*** Material for this task ***

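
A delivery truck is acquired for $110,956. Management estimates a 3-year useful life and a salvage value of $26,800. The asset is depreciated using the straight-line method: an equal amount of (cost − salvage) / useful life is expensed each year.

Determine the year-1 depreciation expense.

$28,052

Depreciable base = $110,956 − $26,800 = $84,156.
Annual expense = $84,156 / 3 = $28,052.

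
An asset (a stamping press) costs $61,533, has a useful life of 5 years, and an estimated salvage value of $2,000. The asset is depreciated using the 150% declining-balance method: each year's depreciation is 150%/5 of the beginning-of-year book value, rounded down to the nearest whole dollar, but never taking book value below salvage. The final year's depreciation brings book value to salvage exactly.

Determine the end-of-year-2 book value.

Depreciable base = $61,533 − $2,000 = $59,533.
Year 1: ⌊$61,533 × 150%/5⌋ = $18,459. Book value $43,074.
Year 2: ⌊$43,074 × 150%/5⌋ = $12,922. Book value $30,152.

$30,152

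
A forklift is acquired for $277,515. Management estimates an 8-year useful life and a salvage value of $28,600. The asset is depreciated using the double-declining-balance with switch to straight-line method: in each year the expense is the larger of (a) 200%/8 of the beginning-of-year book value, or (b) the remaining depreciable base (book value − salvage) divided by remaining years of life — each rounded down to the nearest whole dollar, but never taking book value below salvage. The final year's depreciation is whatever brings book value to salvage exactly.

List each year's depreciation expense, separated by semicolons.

$69,378; $52,034; $39,025; $29,269; $21,952; $16,464; $12,348; $8,445

Depreciable base = $277,515 − $28,600 = $248,915.
Year 1: DB = ⌊$277,515 × 200%/8⌋ = $69,378; SL = ⌊$248,915/8⌋ = $31,114 → take DB $69,378. Book value $208,137.
Year 2: DB = ⌊$208,137 × 200%/8⌋ = $52,034; SL = ⌊$179,537/7⌋ = $25,648 → take DB $52,034. Book value $156,103.
Year 3: DB = ⌊$156,103 × 200%/8⌋ = $39,025; SL = ⌊$127,503/6⌋ = $21,250 → take DB $39,025. Book value $117,078.
Year 4: DB = ⌊$117,078 × 200%/8⌋ = $29,269; SL = ⌊$88,478/5⌋ = $17,695 → take DB $29,269. Book value $87,809.
Year 5: DB = ⌊$87,809 × 200%/8⌋ = $21,952; SL = ⌊$59,209/4⌋ = $14,802 → take DB $21,952. Book value $65,857.
Year 6: DB = ⌊$65,857 × 200%/8⌋ = $16,464; SL = ⌊$37,257/3⌋ = $12,419 → take DB $16,464. Book value $49,393.
Year 7: DB = ⌊$49,393 × 200%/8⌋ = $12,348; SL = ⌊$20,793/2⌋ = $10,396 → take DB $12,348. Book value $37,045.
Year 8 (final): $37,045 − $28,600 = $8,445. Book value $28,600.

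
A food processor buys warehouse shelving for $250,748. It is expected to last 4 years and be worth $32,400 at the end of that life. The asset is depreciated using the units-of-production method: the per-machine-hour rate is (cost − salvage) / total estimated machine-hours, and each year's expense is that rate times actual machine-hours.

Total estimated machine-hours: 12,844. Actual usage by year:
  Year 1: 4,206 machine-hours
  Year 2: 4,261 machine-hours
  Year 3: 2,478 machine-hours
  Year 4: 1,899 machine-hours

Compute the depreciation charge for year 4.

$32,283

Depreciable base = $250,748 − $32,400 = $218,348.
Rate = $218,348 / 12,844 machine-hours = $17 per machine-hour.
Year 1: 4,206 × $17 = $71,502. Book value $179,246.
Year 2: 4,261 × $17 = $72,437. Book value $106,809.
Year 3: 2,478 × $17 = $42,126. Book value $64,683.
Year 4: 1,899 × $17 = $32,283. Book value $32,400.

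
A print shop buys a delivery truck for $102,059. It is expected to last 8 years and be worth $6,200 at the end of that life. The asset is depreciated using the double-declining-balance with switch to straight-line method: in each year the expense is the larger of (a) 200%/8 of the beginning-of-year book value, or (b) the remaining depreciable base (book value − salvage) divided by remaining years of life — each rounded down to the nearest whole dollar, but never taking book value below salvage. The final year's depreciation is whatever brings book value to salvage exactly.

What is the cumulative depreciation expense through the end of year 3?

$59,002

Depreciable base = $102,059 − $6,200 = $95,859.
Year 1: DB = ⌊$102,059 × 200%/8⌋ = $25,514; SL = ⌊$95,859/8⌋ = $11,982 → take DB $25,514. Book value $76,545.
Year 2: DB = ⌊$76,545 × 200%/8⌋ = $19,136; SL = ⌊$70,345/7⌋ = $10,049 → take DB $19,136. Book value $57,409.
Year 3: DB = ⌊$57,409 × 200%/8⌋ = $14,352; SL = ⌊$51,209/6⌋ = $8,534 → take DB $14,352. Book value $43,057.
Accumulated through year 3 = $102,059 − $43,057 = $59,002.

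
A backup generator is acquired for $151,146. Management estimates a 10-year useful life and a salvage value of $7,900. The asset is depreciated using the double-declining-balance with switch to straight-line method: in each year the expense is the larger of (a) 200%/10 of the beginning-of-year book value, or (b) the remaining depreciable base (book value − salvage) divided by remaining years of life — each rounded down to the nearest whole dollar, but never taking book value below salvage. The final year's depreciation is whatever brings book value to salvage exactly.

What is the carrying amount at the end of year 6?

Depreciable base = $151,146 − $7,900 = $143,246.
Year 1: DB = ⌊$151,146 × 200%/10⌋ = $30,229; SL = ⌊$143,246/10⌋ = $14,324 → take DB $30,229. Book value $120,917.
Year 2: DB = ⌊$120,917 × 200%/10⌋ = $24,183; SL = ⌊$113,017/9⌋ = $12,557 → take DB $24,183. Book value $96,734.
Year 3: DB = ⌊$96,734 × 200%/10⌋ = $19,346; SL = ⌊$88,834/8⌋ = $11,104 → take DB $19,346. Book value $77,388.
Year 4: DB = ⌊$77,388 × 200%/10⌋ = $15,477; SL = ⌊$69,488/7⌋ = $9,926 → take DB $15,477. Book value $61,911.
Year 5: DB = ⌊$61,911 × 200%/10⌋ = $12,382; SL = ⌊$54,011/6⌋ = $9,001 → take DB $12,382. Book value $49,529.
Year 6: DB = ⌊$49,529 × 200%/10⌋ = $9,905; SL = ⌊$41,629/5⌋ = $8,325 → take DB $9,905. Book value $39,624.

$39,624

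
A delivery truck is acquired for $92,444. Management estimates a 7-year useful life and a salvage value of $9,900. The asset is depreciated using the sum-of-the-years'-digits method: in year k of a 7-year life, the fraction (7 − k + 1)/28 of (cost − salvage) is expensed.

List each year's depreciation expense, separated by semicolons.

Depreciable base = $92,444 − $9,900 = $82,544.
Sum of the years' digits = 7+6+5+4+3+2+1 = 28.
Year 1: $82,544 × 7/28 = $20,636. Book value $71,808.
Year 2: $82,544 × 6/28 = $17,688. Book value $54,120.
Year 3: $82,544 × 5/28 = $14,740. Book value $39,380.
Year 4: $82,544 × 4/28 = $11,792. Book value $27,588.
Year 5: $82,544 × 3/28 = $8,844. Book value $18,744.
Year 6: $82,544 × 2/28 = $5,896. Book value $12,848.
Year 7: $82,544 × 1/28 = $2,948. Book value $9,900.

$20,636; $17,688; $14,740; $11,792; $8,844; $5,896; $2,948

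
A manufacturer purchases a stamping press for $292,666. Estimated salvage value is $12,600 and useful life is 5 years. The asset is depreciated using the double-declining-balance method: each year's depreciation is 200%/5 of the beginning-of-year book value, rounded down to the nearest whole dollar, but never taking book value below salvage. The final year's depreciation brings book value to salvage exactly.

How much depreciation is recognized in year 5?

$25,330

Depreciable base = $292,666 − $12,600 = $280,066.
Year 1: ⌊$292,666 × 200%/5⌋ = $117,066. Book value $175,600.
Year 2: ⌊$175,600 × 200%/5⌋ = $70,240. Book value $105,360.
Year 3: ⌊$105,360 × 200%/5⌋ = $42,144. Book value $63,216.
Year 4: ⌊$63,216 × 200%/5⌋ = $25,286. Book value $37,930.
Year 5 (final): $37,930 − $12,600 = $25,330. Book value $12,600.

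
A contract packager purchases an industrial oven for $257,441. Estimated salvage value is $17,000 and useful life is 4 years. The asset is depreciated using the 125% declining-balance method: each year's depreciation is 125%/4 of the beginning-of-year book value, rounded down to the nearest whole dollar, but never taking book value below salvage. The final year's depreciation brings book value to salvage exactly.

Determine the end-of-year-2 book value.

Depreciable base = $257,441 − $17,000 = $240,441.
Year 1: ⌊$257,441 × 125%/4⌋ = $80,450. Book value $176,991.
Year 2: ⌊$176,991 × 125%/4⌋ = $55,309. Book value $121,682.

$121,682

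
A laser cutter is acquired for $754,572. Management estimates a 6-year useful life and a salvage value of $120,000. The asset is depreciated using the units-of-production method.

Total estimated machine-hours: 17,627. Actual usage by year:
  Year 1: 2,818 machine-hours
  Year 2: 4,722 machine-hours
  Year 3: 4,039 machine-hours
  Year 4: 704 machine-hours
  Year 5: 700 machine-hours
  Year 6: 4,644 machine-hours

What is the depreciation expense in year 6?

$167,184

Depreciable base = $754,572 − $120,000 = $634,572.
Rate = $634,572 / 17,627 machine-hours = $36 per machine-hour.
Year 1: 2,818 × $36 = $101,448. Book value $653,124.
Year 2: 4,722 × $36 = $169,992. Book value $483,132.
Year 3: 4,039 × $36 = $145,404. Book value $337,728.
Year 4: 704 × $36 = $25,344. Book value $312,384.
Year 5: 700 × $36 = $25,200. Book value $287,184.
Year 6: 4,644 × $36 = $167,184. Book value $120,000.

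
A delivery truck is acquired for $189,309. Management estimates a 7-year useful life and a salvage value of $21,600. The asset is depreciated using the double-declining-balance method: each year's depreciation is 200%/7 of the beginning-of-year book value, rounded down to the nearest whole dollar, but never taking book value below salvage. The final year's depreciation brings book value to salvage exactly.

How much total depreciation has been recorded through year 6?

Depreciable base = $189,309 − $21,600 = $167,709.
Year 1: ⌊$189,309 × 200%/7⌋ = $54,088. Book value $135,221.
Year 2: ⌊$135,221 × 200%/7⌋ = $38,634. Book value $96,587.
Year 3: ⌊$96,587 × 200%/7⌋ = $27,596. Book value $68,991.
Year 4: ⌊$68,991 × 200%/7⌋ = $19,711. Book value $49,280.
Year 5: ⌊$49,280 × 200%/7⌋ = $14,080. Book value $35,200.
Year 6: ⌊$35,200 × 200%/7⌋ = $10,057. Book value $25,143.
Accumulated through year 6 = $189,309 − $25,143 = $164,166.

$164,166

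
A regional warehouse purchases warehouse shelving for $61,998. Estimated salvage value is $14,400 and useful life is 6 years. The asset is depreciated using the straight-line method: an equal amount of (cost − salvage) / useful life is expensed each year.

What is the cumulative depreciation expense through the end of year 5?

Depreciable base = $61,998 − $14,400 = $47,598.
Annual expense = $47,598 / 6 = $7,933.
End of year 1: book value $54,065.
End of year 2: book value $46,132.
End of year 3: book value $38,199.
End of year 4: book value $30,266.
End of year 5: book value $22,333.
Accumulated through year 5 = $61,998 − $22,333 = $39,665.

$39,665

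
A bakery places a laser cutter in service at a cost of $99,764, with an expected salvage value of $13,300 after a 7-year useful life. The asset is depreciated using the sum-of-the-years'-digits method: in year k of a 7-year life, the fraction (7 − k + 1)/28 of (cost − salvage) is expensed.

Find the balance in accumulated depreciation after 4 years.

Depreciable base = $99,764 − $13,300 = $86,464.
Sum of the years' digits = 7+6+5+4+3+2+1 = 28.
Year 1: $86,464 × 7/28 = $21,616. Book value $78,148.
Year 2: $86,464 × 6/28 = $18,528. Book value $59,620.
Year 3: $86,464 × 5/28 = $15,440. Book value $44,180.
Year 4: $86,464 × 4/28 = $12,352. Book value $31,828.
Accumulated through year 4 = $99,764 − $31,828 = $67,936.

$67,936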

*** End of Material for this task ***

▶ **Task details**
Which lines in the data above contain "usage"? Show each one.

▶ **Written response**
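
Total estimated machine-hours: 12,844. Actual usage by year:
Total estimated machine-hours: 17,627. Actual usage by year: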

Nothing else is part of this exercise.